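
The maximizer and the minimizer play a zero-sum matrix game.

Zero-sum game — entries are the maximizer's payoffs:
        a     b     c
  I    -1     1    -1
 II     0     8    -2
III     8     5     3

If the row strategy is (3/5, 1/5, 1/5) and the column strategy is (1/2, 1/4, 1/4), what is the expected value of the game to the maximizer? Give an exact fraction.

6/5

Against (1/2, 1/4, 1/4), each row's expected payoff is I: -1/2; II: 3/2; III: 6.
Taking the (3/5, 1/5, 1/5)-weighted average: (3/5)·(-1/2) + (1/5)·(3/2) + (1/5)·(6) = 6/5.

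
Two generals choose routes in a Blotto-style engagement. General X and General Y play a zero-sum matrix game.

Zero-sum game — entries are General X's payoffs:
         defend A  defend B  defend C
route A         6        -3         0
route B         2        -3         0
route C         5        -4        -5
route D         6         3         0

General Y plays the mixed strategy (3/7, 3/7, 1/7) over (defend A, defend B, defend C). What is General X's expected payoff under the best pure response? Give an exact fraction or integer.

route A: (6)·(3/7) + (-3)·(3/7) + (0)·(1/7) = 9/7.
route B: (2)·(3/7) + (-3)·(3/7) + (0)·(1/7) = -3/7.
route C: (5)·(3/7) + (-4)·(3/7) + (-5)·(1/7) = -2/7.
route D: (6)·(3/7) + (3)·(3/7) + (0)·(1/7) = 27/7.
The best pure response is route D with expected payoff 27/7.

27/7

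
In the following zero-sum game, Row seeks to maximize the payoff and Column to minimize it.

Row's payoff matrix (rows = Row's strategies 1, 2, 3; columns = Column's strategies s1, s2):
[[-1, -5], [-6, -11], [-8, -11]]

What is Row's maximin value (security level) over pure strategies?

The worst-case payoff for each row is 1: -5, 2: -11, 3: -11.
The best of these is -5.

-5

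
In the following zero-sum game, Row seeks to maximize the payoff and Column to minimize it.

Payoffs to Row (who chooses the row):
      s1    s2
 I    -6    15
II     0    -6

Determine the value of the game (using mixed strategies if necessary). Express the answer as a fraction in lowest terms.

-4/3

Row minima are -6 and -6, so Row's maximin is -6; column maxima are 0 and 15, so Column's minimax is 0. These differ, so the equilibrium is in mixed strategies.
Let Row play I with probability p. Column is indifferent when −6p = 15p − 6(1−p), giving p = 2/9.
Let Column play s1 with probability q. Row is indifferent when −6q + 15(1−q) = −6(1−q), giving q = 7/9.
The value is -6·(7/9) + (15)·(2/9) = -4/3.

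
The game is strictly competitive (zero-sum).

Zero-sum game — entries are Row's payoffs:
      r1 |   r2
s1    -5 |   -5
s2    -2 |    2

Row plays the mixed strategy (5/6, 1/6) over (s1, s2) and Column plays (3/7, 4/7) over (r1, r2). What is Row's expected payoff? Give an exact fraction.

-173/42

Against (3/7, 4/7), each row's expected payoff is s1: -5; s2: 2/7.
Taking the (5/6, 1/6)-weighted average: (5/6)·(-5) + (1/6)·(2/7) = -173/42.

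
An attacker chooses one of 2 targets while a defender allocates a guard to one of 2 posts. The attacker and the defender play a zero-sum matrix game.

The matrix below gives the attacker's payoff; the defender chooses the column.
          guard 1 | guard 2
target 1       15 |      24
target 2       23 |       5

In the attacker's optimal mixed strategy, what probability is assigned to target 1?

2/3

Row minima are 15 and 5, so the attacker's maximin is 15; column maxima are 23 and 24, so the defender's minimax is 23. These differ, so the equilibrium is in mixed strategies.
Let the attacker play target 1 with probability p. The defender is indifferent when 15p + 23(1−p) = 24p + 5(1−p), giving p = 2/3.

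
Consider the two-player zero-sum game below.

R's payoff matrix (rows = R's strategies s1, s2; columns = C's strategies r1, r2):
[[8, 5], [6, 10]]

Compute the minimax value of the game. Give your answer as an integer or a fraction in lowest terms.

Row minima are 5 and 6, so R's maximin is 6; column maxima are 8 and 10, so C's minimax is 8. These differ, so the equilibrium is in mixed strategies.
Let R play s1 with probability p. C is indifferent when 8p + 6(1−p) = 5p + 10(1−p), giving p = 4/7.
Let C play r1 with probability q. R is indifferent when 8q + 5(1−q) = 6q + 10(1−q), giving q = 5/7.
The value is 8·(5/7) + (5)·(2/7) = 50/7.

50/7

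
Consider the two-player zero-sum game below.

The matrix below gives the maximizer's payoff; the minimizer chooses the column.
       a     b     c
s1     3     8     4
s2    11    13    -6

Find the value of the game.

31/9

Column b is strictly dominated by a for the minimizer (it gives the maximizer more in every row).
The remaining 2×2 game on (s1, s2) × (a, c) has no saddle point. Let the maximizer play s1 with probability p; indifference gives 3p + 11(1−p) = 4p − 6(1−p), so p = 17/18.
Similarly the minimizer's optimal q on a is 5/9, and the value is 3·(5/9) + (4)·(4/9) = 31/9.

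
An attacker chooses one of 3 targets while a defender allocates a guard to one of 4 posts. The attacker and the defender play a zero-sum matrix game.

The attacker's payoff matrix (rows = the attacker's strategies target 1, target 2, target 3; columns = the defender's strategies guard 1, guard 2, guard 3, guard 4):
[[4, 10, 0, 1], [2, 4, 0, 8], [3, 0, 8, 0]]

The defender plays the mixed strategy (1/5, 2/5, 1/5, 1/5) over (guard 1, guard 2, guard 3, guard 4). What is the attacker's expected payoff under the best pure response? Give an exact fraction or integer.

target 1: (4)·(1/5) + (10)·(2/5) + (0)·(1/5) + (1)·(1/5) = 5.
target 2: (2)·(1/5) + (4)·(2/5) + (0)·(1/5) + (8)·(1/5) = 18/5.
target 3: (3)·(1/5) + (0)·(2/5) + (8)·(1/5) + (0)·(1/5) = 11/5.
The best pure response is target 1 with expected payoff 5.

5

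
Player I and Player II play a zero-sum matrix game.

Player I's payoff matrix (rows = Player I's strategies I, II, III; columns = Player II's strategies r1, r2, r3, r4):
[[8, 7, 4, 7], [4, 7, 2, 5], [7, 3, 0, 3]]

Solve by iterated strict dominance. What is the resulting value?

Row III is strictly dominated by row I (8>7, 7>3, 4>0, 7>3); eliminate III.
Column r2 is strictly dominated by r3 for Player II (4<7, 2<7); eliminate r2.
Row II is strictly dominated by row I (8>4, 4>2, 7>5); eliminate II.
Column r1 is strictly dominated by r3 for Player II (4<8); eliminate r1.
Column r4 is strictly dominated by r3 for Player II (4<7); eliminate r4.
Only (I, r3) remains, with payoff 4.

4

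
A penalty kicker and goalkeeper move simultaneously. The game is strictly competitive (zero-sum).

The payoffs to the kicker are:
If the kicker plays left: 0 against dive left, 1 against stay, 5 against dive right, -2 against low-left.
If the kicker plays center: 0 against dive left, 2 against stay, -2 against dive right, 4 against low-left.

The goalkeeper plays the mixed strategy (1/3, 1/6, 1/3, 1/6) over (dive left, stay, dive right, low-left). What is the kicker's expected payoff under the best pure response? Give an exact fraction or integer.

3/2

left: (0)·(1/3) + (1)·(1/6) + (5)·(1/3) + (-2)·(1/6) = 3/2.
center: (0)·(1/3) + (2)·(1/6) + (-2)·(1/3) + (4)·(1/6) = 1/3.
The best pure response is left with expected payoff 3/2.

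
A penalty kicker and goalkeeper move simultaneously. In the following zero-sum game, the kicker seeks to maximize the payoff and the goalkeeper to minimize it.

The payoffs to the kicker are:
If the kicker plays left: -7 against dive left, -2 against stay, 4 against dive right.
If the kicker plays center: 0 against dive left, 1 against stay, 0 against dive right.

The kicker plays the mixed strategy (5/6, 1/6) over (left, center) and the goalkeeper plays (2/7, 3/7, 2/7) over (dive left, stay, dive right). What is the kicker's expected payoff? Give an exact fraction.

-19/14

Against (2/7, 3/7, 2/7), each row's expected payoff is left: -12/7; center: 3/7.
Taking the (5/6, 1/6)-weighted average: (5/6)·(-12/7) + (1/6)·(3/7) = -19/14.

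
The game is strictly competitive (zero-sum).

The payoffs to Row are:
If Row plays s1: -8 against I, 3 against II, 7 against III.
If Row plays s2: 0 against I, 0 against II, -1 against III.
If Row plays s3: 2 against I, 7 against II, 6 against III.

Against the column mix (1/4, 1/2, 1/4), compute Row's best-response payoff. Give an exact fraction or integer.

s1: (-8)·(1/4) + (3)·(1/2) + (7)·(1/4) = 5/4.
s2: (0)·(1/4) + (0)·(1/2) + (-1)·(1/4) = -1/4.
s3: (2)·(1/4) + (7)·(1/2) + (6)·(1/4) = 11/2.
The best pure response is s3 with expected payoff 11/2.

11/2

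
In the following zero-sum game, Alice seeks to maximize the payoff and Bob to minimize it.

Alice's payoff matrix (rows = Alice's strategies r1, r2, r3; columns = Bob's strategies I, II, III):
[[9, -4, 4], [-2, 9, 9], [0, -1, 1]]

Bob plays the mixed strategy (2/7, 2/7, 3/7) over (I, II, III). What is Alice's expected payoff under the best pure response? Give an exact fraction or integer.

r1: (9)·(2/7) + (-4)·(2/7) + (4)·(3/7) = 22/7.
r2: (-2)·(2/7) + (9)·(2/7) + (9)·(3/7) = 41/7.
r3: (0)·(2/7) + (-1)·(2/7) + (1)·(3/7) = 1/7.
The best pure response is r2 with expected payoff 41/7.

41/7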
■ ■ ■ ■
_Problem to work on_
Repeat exactly the lines of the listing above, from the one with "The kicker plays the" down to the one with "If Row plays s3: 2"; both of those lines belong in the range.

_Task solution_
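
The kicker plays the mixed strategy (5/6, 1/6) over (left, center) and the goalkeeper plays (2/7, 3/7, 2/7) over (dive left, stay, dive right). What is the kicker's expected payoff? Give an exact fraction.

-19/14

Against (2/7, 3/7, 2/7), each row's expected payoff is left: -12/7; center: 3/7.
Taking the (5/6, 1/6)-weighted average: (5/6)·(-12/7) + (1/6)·(3/7) = -19/14.

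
The game is strictly competitive (zero-sum).

The payoffs to Row are:
If Row plays s1: -8 against I, 3 against II, 7 against III.
If Row plays s2: 0 against I, 0 against II, -1 against III.
If Row plays s3: 2 against I, 7 against II, 6 against III.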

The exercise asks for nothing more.